- _Task_
In the records below, find each line that holds "generators" and return it.

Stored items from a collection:
**********

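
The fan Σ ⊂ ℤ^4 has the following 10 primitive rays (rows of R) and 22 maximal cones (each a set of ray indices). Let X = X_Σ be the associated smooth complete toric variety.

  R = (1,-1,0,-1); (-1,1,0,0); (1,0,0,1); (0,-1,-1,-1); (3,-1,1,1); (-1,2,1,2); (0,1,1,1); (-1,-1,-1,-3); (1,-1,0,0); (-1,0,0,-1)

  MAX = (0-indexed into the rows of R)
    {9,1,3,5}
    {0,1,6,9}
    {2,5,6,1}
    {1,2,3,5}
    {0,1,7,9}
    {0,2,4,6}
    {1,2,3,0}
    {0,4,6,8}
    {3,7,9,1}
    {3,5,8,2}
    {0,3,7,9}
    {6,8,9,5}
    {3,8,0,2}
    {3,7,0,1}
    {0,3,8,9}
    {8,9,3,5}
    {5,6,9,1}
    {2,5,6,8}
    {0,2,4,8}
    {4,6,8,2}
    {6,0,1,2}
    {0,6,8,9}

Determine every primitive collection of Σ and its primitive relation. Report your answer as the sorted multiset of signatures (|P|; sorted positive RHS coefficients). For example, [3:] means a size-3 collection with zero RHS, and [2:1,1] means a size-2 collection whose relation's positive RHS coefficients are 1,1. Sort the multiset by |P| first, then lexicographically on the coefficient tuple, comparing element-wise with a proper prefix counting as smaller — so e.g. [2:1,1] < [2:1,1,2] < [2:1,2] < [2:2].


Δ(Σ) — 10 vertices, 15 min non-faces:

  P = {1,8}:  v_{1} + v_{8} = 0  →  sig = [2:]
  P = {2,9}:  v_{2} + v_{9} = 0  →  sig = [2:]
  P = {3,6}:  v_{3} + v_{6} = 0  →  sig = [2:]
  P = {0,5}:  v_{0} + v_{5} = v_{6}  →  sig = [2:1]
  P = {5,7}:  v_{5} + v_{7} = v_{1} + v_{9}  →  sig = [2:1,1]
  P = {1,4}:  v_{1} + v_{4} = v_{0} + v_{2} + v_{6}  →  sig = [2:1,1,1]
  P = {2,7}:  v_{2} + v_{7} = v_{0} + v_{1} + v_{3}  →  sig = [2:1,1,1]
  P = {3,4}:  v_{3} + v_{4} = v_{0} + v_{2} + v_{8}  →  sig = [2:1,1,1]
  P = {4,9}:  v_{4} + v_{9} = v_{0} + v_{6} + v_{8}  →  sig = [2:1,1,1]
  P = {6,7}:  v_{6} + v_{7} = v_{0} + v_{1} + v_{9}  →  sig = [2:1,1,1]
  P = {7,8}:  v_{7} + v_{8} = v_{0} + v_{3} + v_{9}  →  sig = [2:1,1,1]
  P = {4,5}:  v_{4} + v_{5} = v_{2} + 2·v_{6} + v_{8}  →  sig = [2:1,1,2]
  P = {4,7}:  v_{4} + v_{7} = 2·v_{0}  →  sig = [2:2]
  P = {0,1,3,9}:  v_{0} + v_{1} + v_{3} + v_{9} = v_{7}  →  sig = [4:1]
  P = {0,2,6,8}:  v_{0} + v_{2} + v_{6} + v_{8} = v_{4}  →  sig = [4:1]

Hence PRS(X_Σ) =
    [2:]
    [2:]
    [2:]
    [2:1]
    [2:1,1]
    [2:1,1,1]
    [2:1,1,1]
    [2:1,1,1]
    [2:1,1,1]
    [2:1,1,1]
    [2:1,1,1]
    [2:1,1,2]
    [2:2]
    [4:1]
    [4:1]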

**********

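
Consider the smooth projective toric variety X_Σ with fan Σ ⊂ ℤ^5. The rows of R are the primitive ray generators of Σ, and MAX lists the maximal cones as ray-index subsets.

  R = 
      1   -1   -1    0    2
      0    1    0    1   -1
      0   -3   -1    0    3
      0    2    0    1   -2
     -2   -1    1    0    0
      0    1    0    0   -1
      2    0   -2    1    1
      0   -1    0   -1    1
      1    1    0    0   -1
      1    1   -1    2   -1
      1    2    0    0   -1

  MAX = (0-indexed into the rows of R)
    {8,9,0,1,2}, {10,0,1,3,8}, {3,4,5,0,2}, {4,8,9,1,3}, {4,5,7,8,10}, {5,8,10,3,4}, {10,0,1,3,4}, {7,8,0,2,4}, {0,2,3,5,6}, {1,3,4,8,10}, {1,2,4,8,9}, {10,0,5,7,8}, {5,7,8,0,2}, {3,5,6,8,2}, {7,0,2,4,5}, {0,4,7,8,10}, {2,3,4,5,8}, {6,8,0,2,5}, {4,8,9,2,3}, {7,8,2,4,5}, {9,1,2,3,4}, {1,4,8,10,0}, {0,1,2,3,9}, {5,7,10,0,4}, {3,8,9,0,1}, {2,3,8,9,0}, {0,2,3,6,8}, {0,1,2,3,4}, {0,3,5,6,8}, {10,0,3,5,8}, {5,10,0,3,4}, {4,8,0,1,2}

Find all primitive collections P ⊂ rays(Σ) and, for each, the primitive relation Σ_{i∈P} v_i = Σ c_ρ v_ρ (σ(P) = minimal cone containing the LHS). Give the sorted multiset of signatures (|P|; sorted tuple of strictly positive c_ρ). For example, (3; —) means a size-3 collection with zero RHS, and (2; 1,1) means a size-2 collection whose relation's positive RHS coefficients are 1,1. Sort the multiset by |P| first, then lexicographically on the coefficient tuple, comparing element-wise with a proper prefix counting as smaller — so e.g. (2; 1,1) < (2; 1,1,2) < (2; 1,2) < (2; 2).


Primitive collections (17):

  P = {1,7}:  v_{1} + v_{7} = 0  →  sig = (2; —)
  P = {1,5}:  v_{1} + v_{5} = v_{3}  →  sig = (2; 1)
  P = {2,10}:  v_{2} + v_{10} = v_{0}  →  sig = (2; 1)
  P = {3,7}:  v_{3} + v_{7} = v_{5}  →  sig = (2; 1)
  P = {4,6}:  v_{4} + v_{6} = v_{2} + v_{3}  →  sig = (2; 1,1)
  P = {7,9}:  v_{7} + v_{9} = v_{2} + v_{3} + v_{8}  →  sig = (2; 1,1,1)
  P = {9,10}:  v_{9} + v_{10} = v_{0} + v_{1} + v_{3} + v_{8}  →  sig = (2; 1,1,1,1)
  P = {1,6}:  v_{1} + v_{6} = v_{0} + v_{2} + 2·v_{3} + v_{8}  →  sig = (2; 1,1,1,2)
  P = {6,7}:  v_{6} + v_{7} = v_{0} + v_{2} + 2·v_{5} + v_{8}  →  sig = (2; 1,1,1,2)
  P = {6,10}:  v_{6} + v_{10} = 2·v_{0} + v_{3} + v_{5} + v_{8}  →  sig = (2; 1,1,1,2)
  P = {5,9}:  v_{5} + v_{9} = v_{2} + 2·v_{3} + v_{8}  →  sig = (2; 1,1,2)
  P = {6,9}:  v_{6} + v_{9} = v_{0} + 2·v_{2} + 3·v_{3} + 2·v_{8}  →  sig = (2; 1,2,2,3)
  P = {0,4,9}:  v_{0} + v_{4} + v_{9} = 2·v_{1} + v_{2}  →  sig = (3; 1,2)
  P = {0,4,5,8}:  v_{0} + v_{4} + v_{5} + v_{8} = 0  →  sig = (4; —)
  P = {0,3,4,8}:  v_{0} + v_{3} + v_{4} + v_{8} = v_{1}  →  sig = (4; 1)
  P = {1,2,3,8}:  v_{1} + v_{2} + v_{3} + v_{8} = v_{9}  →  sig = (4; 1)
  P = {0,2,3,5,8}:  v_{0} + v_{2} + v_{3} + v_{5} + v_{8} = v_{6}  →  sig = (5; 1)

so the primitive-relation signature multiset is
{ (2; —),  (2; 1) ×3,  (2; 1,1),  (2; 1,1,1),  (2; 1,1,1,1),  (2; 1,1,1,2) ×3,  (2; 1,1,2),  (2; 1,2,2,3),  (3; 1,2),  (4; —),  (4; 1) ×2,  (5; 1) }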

**********

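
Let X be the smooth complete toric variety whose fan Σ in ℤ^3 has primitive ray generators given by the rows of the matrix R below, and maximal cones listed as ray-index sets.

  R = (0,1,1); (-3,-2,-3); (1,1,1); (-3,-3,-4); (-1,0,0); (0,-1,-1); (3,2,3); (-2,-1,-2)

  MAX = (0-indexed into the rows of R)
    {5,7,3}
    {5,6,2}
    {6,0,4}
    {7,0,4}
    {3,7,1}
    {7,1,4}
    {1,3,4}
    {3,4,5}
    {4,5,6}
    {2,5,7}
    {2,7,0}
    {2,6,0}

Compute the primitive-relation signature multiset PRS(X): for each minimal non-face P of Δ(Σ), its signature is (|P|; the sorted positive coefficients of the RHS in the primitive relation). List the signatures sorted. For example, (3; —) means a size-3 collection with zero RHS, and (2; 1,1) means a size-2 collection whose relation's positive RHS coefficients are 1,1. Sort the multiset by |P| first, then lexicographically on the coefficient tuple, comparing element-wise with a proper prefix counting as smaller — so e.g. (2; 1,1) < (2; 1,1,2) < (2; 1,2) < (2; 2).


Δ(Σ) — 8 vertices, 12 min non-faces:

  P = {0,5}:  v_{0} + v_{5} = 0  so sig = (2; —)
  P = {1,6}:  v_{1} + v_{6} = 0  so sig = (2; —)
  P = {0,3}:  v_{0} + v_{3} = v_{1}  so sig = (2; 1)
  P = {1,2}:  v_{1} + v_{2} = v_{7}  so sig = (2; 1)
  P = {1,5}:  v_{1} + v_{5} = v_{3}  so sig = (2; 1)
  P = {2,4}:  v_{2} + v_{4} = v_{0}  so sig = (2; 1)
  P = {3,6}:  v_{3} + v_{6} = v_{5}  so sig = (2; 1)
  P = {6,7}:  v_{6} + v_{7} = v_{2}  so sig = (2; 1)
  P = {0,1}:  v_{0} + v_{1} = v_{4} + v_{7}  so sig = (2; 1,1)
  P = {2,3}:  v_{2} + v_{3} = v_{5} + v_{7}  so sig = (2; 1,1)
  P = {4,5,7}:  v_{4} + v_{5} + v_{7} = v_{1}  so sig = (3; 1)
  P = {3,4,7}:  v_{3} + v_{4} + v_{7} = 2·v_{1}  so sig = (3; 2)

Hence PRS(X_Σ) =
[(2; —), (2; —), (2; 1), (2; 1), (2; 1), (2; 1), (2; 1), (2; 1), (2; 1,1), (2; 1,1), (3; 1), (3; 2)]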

**********

- _Task result_
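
Consider the smooth projective toric variety X_Σ with fan Σ ⊂ ℤ^5. The rows of R are the primitive ray generators of Σ, and MAX lists the maximal cones as ray-index subsets.
Let X be the smooth complete toric variety whose fan Σ in ℤ^3 has primitive ray generators given by the rows of the matrix R below, and maximal cones listed as ray-index sets.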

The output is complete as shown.